---- LISTED RECORDS

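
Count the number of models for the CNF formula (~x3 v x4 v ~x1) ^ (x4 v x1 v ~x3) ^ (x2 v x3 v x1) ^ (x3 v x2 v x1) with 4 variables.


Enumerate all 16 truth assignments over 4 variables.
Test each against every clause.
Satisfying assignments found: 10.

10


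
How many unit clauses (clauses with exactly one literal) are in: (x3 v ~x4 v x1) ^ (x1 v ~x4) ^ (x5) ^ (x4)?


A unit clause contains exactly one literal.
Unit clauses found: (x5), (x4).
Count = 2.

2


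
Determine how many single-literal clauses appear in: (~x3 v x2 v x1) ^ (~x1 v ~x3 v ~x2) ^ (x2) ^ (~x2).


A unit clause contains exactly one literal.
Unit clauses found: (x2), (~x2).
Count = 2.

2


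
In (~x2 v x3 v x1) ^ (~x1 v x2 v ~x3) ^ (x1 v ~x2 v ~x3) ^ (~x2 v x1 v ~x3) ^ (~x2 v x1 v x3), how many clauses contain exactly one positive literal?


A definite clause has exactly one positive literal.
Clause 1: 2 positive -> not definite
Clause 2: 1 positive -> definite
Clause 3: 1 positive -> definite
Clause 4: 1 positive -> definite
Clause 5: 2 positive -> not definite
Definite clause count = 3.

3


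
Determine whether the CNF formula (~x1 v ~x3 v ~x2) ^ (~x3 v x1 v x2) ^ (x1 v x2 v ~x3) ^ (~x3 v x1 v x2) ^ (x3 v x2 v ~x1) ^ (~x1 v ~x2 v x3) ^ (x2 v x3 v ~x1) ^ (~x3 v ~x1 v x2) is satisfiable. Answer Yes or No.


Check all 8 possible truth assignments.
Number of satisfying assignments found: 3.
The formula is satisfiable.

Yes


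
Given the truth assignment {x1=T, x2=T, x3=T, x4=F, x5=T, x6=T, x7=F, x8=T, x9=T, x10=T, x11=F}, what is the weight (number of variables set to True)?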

--------

= YOUR OBJECTIVE =
Exact duplication of all the data above is expected.

= ANSWER FOR THE TASK =
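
Count the number of models for the CNF formula (~x3 v x4 v ~x1) ^ (x4 v x1 v ~x3) ^ (x2 v x3 v x1) ^ (x3 v x2 v x1) with 4 variables.


Enumerate all 16 truth assignments over 4 variables.
Test each against every clause.
Satisfying assignments found: 10.

10


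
How many unit clauses (clauses with exactly one literal) are in: (x3 v ~x4 v x1) ^ (x1 v ~x4) ^ (x5) ^ (x4)?


A unit clause contains exactly one literal.
Unit clauses found: (x5), (x4).
Count = 2.

2


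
Determine how many single-literal clauses appear in: (~x3 v x2 v x1) ^ (~x1 v ~x3 v ~x2) ^ (x2) ^ (~x2).


A unit clause contains exactly one literal.
Unit clauses found: (x2), (~x2).
Count = 2.

2


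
In (~x2 v x3 v x1) ^ (~x1 v x2 v ~x3) ^ (x1 v ~x2 v ~x3) ^ (~x2 v x1 v ~x3) ^ (~x2 v x1 v x3), how many clauses contain exactly one positive literal?


A definite clause has exactly one positive literal.
Clause 1: 2 positive -> not definite
Clause 2: 1 positive -> definite
Clause 3: 1 positive -> definite
Clause 4: 1 positive -> definite
Clause 5: 2 positive -> not definite
Definite clause count = 3.

3


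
Determine whether the CNF formula (~x1 v ~x3 v ~x2) ^ (~x3 v x1 v x2) ^ (x1 v x2 v ~x3) ^ (~x3 v x1 v x2) ^ (x3 v x2 v ~x1) ^ (~x1 v ~x2 v x3) ^ (x2 v x3 v ~x1) ^ (~x3 v ~x1 v x2) is satisfiable. Answer Yes or No.


Check all 8 possible truth assignments.
Number of satisfying assignments found: 3.
The formula is satisfiable.

Yes


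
Given the truth assignment {x1=T, x2=T, x3=T, x4=F, x5=T, x6=T, x7=F, x8=T, x9=T, x10=T, x11=F}, what is the weight (number of variables set to True)?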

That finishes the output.